_TASK TO COMPLETE_:
Would you write out the whole listing below exactly as given?

☆ ☆ ☆ ☆ ☆ ☆ ☆

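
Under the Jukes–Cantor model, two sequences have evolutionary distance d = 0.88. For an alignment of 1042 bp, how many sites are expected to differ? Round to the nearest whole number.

540

Invert JC69: p = (3/4)(1 − e^(−4d/3)) = 0.75 × (1 − e^(-1.173333)) = 0.75 × (1 − 0.309334) = 0.518000.
Expected differing sites = pL ≈ 0.518000 × 1042 = 539.756 ≈ 540.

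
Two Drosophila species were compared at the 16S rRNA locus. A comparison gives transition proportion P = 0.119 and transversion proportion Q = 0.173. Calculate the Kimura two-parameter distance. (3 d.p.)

Under the Kimura two-parameter model, d = −½ ln(1 − 2P − Q) − ¼ ln(1 − 2Q).
1 − 2P − Q = 0.589, giving −½ ln(0.589) = 0.264665.
1 − 2Q = 0.654, giving −¼ ln(0.654) = 0.106162.
d = 0.264665 + 0.106162 = 0.370827.

0.371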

☆ ☆ ☆ ☆ ☆ ☆ ☆

_SOLUTION TO THIS PROBLEM_:
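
Under the Jukes–Cantor model, two sequences have evolutionary distance d = 0.88. For an alignment of 1042 bp, how many sites are expected to differ? Round to the nearest whole number.

540

Invert JC69: p = (3/4)(1 − e^(−4d/3)) = 0.75 × (1 − e^(-1.173333)) = 0.75 × (1 − 0.309334) = 0.518000.
Expected differing sites = pL ≈ 0.518000 × 1042 = 539.756 ≈ 540.

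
Two Drosophila species were compared at the 16S rRNA locus. A comparison gives transition proportion P = 0.119 and transversion proportion Q = 0.173. Calculate the Kimura two-parameter distance. (3 d.p.)

Under the Kimura two-parameter model, d = −½ ln(1 − 2P − Q) − ¼ ln(1 − 2Q).
1 − 2P − Q = 0.589, giving −½ ln(0.589) = 0.264665.
1 − 2Q = 0.654, giving −¼ ln(0.654) = 0.106162.
d = 0.264665 + 0.106162 = 0.370827.

0.371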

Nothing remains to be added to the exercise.